• Exercise instructions
Return the entries below precisely, omitting nothing.
..............................
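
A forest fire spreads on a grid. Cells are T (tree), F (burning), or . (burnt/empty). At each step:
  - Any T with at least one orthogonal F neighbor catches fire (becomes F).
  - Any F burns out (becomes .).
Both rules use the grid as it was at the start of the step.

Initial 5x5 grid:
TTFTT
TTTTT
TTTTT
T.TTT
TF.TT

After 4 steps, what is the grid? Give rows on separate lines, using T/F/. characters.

Step 1: 4 trees catch fire, 2 burn out
  TF.FT
  TTFTT
  TTTTT
  T.TTT
  F..TT
Step 2: 6 trees catch fire, 4 burn out
  F...F
  TF.FT
  TTFTT
  F.TTT
  ...TT
Step 3: 6 trees catch fire, 6 burn out
  .....
  F...F
  FF.FT
  ..FTT
  ...TT
Step 4: 2 trees catch fire, 6 burn out
  .....
  .....
  ....F
  ...FT
  ...TT

.....
.....
....F
...FT
...TT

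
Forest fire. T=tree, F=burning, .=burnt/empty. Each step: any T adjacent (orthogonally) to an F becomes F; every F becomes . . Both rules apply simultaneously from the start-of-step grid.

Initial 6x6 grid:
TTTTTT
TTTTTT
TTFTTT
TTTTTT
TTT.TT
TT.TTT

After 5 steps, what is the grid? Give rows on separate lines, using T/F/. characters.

Step 1: 4 trees catch fire, 1 burn out
  TTTTTT
  TTFTTT
  TF.FTT
  TTFTTT
  TTT.TT
  TT.TTT
Step 2: 8 trees catch fire, 4 burn out
  TTFTTT
  TF.FTT
  F...FT
  TF.FTT
  TTF.TT
  TT.TTT
Step 3: 8 trees catch fire, 8 burn out
  TF.FTT
  F...FT
  .....F
  F...FT
  TF..TT
  TT.TTT
Step 4: 7 trees catch fire, 8 burn out
  F...FT
  .....F
  ......
  .....F
  F...FT
  TF.TTT
Step 5: 4 trees catch fire, 7 burn out
  .....F
  ......
  ......
  ......
  .....F
  F..TFT

.....F
......
......
......
.....F
F..TFT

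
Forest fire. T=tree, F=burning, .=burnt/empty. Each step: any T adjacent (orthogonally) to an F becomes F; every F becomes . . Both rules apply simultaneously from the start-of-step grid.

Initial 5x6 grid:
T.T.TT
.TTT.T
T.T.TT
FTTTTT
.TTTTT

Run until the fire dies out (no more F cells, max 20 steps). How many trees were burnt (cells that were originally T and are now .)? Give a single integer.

Step 1: +2 fires, +1 burnt (F count now 2)
Step 2: +2 fires, +2 burnt (F count now 2)
Step 3: +3 fires, +2 burnt (F count now 3)
Step 4: +3 fires, +3 burnt (F count now 3)
Step 5: +6 fires, +3 burnt (F count now 6)
Step 6: +2 fires, +6 burnt (F count now 2)
Step 7: +1 fires, +2 burnt (F count now 1)
Step 8: +1 fires, +1 burnt (F count now 1)
Step 9: +1 fires, +1 burnt (F count now 1)
Step 10: +0 fires, +1 burnt (F count now 0)
Fire out after step 10
Initially T: 22, now '.': 29
Total burnt (originally-T cells now '.'): 21

Answer: 21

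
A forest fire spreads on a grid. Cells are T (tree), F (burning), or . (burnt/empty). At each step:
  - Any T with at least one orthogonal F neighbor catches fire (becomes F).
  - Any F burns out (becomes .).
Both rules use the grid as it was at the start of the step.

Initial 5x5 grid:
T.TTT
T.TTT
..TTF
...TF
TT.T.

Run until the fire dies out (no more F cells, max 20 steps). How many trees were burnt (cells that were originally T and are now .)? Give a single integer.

Answer: 10

Derivation:
Step 1: +3 fires, +2 burnt (F count now 3)
Step 2: +4 fires, +3 burnt (F count now 4)
Step 3: +2 fires, +4 burnt (F count now 2)
Step 4: +1 fires, +2 burnt (F count now 1)
Step 5: +0 fires, +1 burnt (F count now 0)
Fire out after step 5
Initially T: 14, now '.': 21
Total burnt (originally-T cells now '.'): 10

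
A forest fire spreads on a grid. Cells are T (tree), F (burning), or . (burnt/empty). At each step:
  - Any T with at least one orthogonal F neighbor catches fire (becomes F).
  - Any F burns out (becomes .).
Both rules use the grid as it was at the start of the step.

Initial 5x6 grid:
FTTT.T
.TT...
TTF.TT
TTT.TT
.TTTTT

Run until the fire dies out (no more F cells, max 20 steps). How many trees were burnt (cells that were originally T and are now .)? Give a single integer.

Answer: 19

Derivation:
Step 1: +4 fires, +2 burnt (F count now 4)
Step 2: +5 fires, +4 burnt (F count now 5)
Step 3: +4 fires, +5 burnt (F count now 4)
Step 4: +1 fires, +4 burnt (F count now 1)
Step 5: +2 fires, +1 burnt (F count now 2)
Step 6: +2 fires, +2 burnt (F count now 2)
Step 7: +1 fires, +2 burnt (F count now 1)
Step 8: +0 fires, +1 burnt (F count now 0)
Fire out after step 8
Initially T: 20, now '.': 29
Total burnt (originally-T cells now '.'): 19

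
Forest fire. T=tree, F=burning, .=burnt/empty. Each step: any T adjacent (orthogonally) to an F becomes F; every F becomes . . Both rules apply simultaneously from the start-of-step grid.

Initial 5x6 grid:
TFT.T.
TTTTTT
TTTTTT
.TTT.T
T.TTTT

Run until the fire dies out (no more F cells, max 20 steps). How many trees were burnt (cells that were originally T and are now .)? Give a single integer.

Answer: 23

Derivation:
Step 1: +3 fires, +1 burnt (F count now 3)
Step 2: +3 fires, +3 burnt (F count now 3)
Step 3: +4 fires, +3 burnt (F count now 4)
Step 4: +3 fires, +4 burnt (F count now 3)
Step 5: +5 fires, +3 burnt (F count now 5)
Step 6: +2 fires, +5 burnt (F count now 2)
Step 7: +2 fires, +2 burnt (F count now 2)
Step 8: +1 fires, +2 burnt (F count now 1)
Step 9: +0 fires, +1 burnt (F count now 0)
Fire out after step 9
Initially T: 24, now '.': 29
Total burnt (originally-T cells now '.'): 23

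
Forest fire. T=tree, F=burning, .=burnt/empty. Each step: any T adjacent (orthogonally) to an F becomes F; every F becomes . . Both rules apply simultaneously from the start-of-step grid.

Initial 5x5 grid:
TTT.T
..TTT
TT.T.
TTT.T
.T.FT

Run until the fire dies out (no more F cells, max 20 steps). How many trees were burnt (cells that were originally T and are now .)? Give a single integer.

Step 1: +1 fires, +1 burnt (F count now 1)
Step 2: +1 fires, +1 burnt (F count now 1)
Step 3: +0 fires, +1 burnt (F count now 0)
Fire out after step 3
Initially T: 16, now '.': 11
Total burnt (originally-T cells now '.'): 2

Answer: 2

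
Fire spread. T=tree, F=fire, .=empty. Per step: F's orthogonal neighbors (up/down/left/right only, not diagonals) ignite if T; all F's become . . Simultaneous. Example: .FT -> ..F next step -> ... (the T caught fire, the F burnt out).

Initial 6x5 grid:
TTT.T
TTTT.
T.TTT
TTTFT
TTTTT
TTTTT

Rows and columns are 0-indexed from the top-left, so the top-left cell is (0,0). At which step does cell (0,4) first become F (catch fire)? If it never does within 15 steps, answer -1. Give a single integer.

Step 1: cell (0,4)='T' (+4 fires, +1 burnt)
Step 2: cell (0,4)='T' (+7 fires, +4 burnt)
Step 3: cell (0,4)='T' (+5 fires, +7 burnt)
Step 4: cell (0,4)='T' (+5 fires, +5 burnt)
Step 5: cell (0,4)='T' (+3 fires, +5 burnt)
Step 6: cell (0,4)='T' (+1 fires, +3 burnt)
Step 7: cell (0,4)='T' (+0 fires, +1 burnt)
  fire out at step 7
Target never catches fire within 15 steps

-1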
..............................
• Written response
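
A forest fire spreads on a grid. Cells are T (tree), F (burning), or . (burnt/empty). At each step:
  - Any T with at least one orthogonal F neighbor catches fire (becomes F).
  - Any F burns out (becomes .).
Both rules use the grid as it was at the start of the step.

Initial 5x5 grid:
TTFTT
TTTTT
TTTTT
T.TTT
TF.TT

After 4 steps, what is the grid? Give rows on separate lines, using T/F/. characters.

Step 1: 4 trees catch fire, 2 burn out
  TF.FT
  TTFTT
  TTTTT
  T.TTT
  F..TT
Step 2: 6 trees catch fire, 4 burn out
  F...F
  TF.FT
  TTFTT
  F.TTT
  ...TT
Step 3: 6 trees catch fire, 6 burn out
  .....
  F...F
  FF.FT
  ..FTT
  ...TT
Step 4: 2 trees catch fire, 6 burn out
  .....
  .....
  ....F
  ...FT
  ...TT

.....
.....
....F
...FT
...TT

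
Forest fire. T=tree, F=burning, .=burnt/empty. Each step: any T adjacent (orthogonally) to an F becomes F; every F becomes . . Both rules apply simultaneously from the start-of-step grid.

Initial 6x6 grid:
TTTTTT
TTTTTT
TTFTTT
TTTTTT
TTT.TT
TT.TTT

After 5 steps, what is the grid? Give rows on separate lines, using T/F/. characters.

Step 1: 4 trees catch fire, 1 burn out
  TTTTTT
  TTFTTT
  TF.FTT
  TTFTTT
  TTT.TT
  TT.TTT
Step 2: 8 trees catch fire, 4 burn out
  TTFTTT
  TF.FTT
  F...FT
  TF.FTT
  TTF.TT
  TT.TTT
Step 3: 8 trees catch fire, 8 burn out
  TF.FTT
  F...FT
  .....F
  F...FT
  TF..TT
  TT.TTT
Step 4: 7 trees catch fire, 8 burn out
  F...FT
  .....F
  ......
  .....F
  F...FT
  TF.TTT
Step 5: 4 trees catch fire, 7 burn out
  .....F
  ......
  ......
  ......
  .....F
  F..TFT

.....F
......
......
......
.....F
F..TFT

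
Forest fire. T=tree, F=burning, .=burnt/empty. Each step: any T adjacent (orthogonally) to an F becomes F; every F becomes . . Both rules apply simultaneously from the start-of-step grid.

Initial 5x6 grid:
T.T.TT
.TTT.T
T.T.TT
FTTTTT
.TTTTT

Run until the fire dies out (no more F cells, max 20 steps). How many trees were burnt (cells that were originally T and are now .)? Give a single integer.

Step 1: +2 fires, +1 burnt (F count now 2)
Step 2: +2 fires, +2 burnt (F count now 2)
Step 3: +3 fires, +2 burnt (F count now 3)
Step 4: +3 fires, +3 burnt (F count now 3)
Step 5: +6 fires, +3 burnt (F count now 6)
Step 6: +2 fires, +6 burnt (F count now 2)
Step 7: +1 fires, +2 burnt (F count now 1)
Step 8: +1 fires, +1 burnt (F count now 1)
Step 9: +1 fires, +1 burnt (F count now 1)
Step 10: +0 fires, +1 burnt (F count now 0)
Fire out after step 10
Initially T: 22, now '.': 29
Total burnt (originally-T cells now '.'): 21

Answer: 21

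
A forest fire spreads on a grid. Cells are T (tree), F (burning), or . (burnt/empty). At each step:
  - Any T with at least one orthogonal F neighbor catches fire (becomes F).
  - Any F burns out (becomes .).
Both rules use the grid as it was at the start of the step.

Initial 5x5 grid:
T.TTT
T.TTT
..TTF
...TF
TT.T.

Run until the fire dies out (no more F cells, max 20 steps). How many trees were burnt (cells that were originally T and are now .)? Give a single integer.

Answer: 10

Derivation:
Step 1: +3 fires, +2 burnt (F count now 3)
Step 2: +4 fires, +3 burnt (F count now 4)
Step 3: +2 fires, +4 burnt (F count now 2)
Step 4: +1 fires, +2 burnt (F count now 1)
Step 5: +0 fires, +1 burnt (F count now 0)
Fire out after step 5
Initially T: 14, now '.': 21
Total burnt (originally-T cells now '.'): 10

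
A forest fire spreads on a grid. Cells are T (tree), F (burning), or . (burnt/empty). At each step:
  - Any T with at least one orthogonal F neighbor catches fire (becomes F).
  - Any F burns out (becomes .).
Both rules use the grid as it was at the start of the step.

Initial 5x6 grid:
FTTT.T
.TT...
TTF.TT
TTT.TT
.TTTTT

Run until the fire dies out (no more F cells, max 20 steps). How many trees were burnt (cells that were originally T and are now .)? Give a single integer.

Answer: 19

Derivation:
Step 1: +4 fires, +2 burnt (F count now 4)
Step 2: +5 fires, +4 burnt (F count now 5)
Step 3: +4 fires, +5 burnt (F count now 4)
Step 4: +1 fires, +4 burnt (F count now 1)
Step 5: +2 fires, +1 burnt (F count now 2)
Step 6: +2 fires, +2 burnt (F count now 2)
Step 7: +1 fires, +2 burnt (F count now 1)
Step 8: +0 fires, +1 burnt (F count now 0)
Fire out after step 8
Initially T: 20, now '.': 29
Total burnt (originally-T cells now '.'): 19

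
Forest fire. T=tree, F=burning, .=burnt/empty. Each step: any T adjacent (orthogonally) to an F becomes F; every F becomes . . Both rules apply simultaneously from the start-of-step grid.

Initial 5x6 grid:
TFT.T.
TTTTTT
TTTTTT
.TTT.T
T.TTTT

Run until the fire dies out (no more F cells, max 20 steps). How many trees were burnt (cells that were originally T and are now .)? Give a single integer.

Answer: 23

Derivation:
Step 1: +3 fires, +1 burnt (F count now 3)
Step 2: +3 fires, +3 burnt (F count now 3)
Step 3: +4 fires, +3 burnt (F count now 4)
Step 4: +3 fires, +4 burnt (F count now 3)
Step 5: +5 fires, +3 burnt (F count now 5)
Step 6: +2 fires, +5 burnt (F count now 2)
Step 7: +2 fires, +2 burnt (F count now 2)
Step 8: +1 fires, +2 burnt (F count now 1)
Step 9: +0 fires, +1 burnt (F count now 0)
Fire out after step 9
Initially T: 24, now '.': 29
Total burnt (originally-T cells now '.'): 23

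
Forest fire. T=tree, F=burning, .=burnt/empty. Each step: any T adjacent (orthogonally) to an F becomes F; every F becomes . . Both rules apply simultaneously from the start-of-step grid.

Initial 5x5 grid:
TTT.T
..TTT
TT.T.
TTT.T
.T.FT

Run until the fire dies out (no more F cells, max 20 steps). How many trees were burnt (cells that were originally T and are now .)? Give a single integer.

Step 1: +1 fires, +1 burnt (F count now 1)
Step 2: +1 fires, +1 burnt (F count now 1)
Step 3: +0 fires, +1 burnt (F count now 0)
Fire out after step 3
Initially T: 16, now '.': 11
Total burnt (originally-T cells now '.'): 2

Answer: 2

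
Fire spread. T=tree, F=fire, .=empty. Per step: F's orthogonal neighbors (up/down/left/right only, not diagonals) ignite if T; all F's become . . Simultaneous. Example: .FT -> ..F next step -> ... (the T caught fire, the F burnt out).

Initial 6x5 grid:
TTT.T
TTTT.
T.TTT
TTTFT
TTTTT
TTTTT

Rows and columns are 0-indexed from the top-left, so the top-left cell is (0,0). At which step does cell (0,4) first become F (catch fire)? If it never does within 15 steps, answer -1. Give a single integer.

Step 1: cell (0,4)='T' (+4 fires, +1 burnt)
Step 2: cell (0,4)='T' (+7 fires, +4 burnt)
Step 3: cell (0,4)='T' (+5 fires, +7 burnt)
Step 4: cell (0,4)='T' (+5 fires, +5 burnt)
Step 5: cell (0,4)='T' (+3 fires, +5 burnt)
Step 6: cell (0,4)='T' (+1 fires, +3 burnt)
Step 7: cell (0,4)='T' (+0 fires, +1 burnt)
  fire out at step 7
Target never catches fire within 15 steps

-1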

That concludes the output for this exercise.